- _EXERCISE_:
Please return every line in the following data that includes the string "element".
◇ ◇ ◇
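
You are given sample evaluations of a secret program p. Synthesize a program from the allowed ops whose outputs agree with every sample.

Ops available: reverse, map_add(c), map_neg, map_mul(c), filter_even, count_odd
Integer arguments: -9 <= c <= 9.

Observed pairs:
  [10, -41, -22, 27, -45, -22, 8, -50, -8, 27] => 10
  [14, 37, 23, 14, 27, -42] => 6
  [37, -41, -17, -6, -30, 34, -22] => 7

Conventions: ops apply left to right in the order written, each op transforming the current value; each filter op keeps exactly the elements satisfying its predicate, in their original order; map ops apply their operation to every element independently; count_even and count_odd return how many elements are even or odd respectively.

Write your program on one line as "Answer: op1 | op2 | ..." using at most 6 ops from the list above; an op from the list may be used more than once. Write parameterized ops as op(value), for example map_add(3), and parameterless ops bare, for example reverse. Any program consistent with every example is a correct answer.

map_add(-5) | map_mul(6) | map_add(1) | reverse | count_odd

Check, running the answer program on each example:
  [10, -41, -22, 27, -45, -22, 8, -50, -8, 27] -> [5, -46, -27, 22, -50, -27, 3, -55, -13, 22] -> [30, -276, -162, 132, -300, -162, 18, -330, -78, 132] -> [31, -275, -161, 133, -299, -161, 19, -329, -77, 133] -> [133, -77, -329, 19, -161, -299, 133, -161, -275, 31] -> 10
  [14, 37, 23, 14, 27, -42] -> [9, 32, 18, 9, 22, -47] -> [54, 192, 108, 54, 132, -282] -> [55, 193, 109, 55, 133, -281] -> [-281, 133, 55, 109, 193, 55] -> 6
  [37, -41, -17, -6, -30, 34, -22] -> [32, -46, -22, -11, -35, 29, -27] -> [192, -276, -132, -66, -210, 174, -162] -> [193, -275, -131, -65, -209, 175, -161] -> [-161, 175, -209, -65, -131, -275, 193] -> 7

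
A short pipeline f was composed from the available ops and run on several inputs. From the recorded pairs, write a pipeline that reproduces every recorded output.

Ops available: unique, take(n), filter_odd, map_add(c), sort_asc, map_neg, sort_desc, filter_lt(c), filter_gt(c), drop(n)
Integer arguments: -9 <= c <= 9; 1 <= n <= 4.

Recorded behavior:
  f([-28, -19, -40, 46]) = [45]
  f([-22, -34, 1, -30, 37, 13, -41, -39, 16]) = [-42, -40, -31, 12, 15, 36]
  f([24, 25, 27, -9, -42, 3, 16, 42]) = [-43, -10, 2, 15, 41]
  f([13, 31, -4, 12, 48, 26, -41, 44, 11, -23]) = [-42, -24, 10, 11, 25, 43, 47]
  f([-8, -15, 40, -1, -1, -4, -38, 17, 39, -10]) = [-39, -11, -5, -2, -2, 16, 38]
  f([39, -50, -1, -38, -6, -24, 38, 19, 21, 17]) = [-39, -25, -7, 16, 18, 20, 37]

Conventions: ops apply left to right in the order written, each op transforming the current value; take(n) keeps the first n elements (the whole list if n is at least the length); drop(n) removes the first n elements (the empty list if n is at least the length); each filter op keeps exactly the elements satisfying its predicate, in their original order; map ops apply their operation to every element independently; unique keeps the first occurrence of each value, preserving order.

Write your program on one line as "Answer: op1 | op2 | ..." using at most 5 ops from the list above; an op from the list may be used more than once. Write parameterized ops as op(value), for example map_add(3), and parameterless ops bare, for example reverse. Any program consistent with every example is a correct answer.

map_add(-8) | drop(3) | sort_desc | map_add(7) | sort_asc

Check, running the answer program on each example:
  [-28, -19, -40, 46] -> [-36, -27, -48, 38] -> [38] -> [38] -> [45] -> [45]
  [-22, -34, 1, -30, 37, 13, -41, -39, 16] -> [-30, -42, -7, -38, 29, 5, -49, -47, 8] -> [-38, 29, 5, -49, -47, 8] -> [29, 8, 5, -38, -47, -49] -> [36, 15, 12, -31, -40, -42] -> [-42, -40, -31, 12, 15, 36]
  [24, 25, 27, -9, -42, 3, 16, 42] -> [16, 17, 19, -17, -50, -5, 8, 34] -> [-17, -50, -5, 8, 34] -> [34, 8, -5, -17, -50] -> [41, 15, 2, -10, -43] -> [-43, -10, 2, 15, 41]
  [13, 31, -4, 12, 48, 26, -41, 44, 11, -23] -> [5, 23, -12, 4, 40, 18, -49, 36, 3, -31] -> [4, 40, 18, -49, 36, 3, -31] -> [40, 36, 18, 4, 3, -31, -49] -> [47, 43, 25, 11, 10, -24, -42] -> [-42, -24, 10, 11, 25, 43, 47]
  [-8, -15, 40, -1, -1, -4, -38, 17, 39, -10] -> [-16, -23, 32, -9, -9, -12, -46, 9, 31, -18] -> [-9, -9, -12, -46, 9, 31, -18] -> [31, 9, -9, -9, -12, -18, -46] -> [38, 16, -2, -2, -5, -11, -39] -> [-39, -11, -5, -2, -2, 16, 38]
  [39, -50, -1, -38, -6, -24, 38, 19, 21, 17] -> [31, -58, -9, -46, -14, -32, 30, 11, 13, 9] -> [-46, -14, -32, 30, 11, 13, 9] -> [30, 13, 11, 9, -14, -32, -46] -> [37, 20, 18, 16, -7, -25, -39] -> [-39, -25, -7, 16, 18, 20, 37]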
◇ ◇ ◇
- _EXPECTED ANSWER_:
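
Conventions: ops apply left to right in the order written, each op transforming the current value; each filter op keeps exactly the elements satisfying its predicate, in their original order; map ops apply their operation to every element independently; count_even and count_odd return how many elements are even or odd respectively.
Conventions: ops apply left to right in the order written, each op transforming the current value; take(n) keeps the first n elements (the whole list if n is at least the length); drop(n) removes the first n elements (the empty list if n is at least the length); each filter op keeps exactly the elements satisfying its predicate, in their original order; map ops apply their operation to every element independently; unique keeps the first occurrence of each value, preserving order.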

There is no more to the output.